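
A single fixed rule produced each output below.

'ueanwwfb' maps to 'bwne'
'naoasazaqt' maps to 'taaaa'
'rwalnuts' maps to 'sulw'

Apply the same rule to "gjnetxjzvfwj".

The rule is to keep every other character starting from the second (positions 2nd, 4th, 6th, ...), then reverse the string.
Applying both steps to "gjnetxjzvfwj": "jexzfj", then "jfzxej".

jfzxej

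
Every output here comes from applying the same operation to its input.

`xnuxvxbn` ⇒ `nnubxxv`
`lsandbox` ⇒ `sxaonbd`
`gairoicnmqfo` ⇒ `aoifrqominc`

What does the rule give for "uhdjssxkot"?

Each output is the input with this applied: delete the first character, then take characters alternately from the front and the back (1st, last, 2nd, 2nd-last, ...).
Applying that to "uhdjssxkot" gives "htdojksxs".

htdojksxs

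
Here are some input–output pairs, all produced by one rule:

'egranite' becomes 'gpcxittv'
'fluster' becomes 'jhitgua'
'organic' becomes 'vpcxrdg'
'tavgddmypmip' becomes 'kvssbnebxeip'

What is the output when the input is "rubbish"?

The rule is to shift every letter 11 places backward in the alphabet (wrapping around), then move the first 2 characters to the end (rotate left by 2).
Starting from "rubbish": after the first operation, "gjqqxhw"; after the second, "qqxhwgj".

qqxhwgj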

--

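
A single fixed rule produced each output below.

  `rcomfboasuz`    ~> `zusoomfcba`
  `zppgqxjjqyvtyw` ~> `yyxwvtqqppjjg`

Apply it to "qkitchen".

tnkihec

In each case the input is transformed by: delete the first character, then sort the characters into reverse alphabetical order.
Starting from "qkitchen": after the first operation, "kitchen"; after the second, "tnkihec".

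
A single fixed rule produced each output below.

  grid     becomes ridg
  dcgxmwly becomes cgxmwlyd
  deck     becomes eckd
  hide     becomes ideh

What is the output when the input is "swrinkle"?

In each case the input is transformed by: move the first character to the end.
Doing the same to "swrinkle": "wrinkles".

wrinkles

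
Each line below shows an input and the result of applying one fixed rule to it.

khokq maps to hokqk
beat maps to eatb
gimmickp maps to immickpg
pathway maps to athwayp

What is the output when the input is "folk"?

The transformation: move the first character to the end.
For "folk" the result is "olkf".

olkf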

* _Work instruction_:
Where a line of the records holds the word "becomes", copy that line.

* _Solution to the exercise_:
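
'egranite' becomes 'gpcxittv'
'fluster' becomes 'jhitgua'
'organic' becomes 'vpcxrdg'
'tavgddmypmip' becomes 'kvssbnebxeip'
  grid     becomes ridg
  dcgxmwly becomes cgxmwlyd
  deck     becomes eckd
  hide     becomes ideh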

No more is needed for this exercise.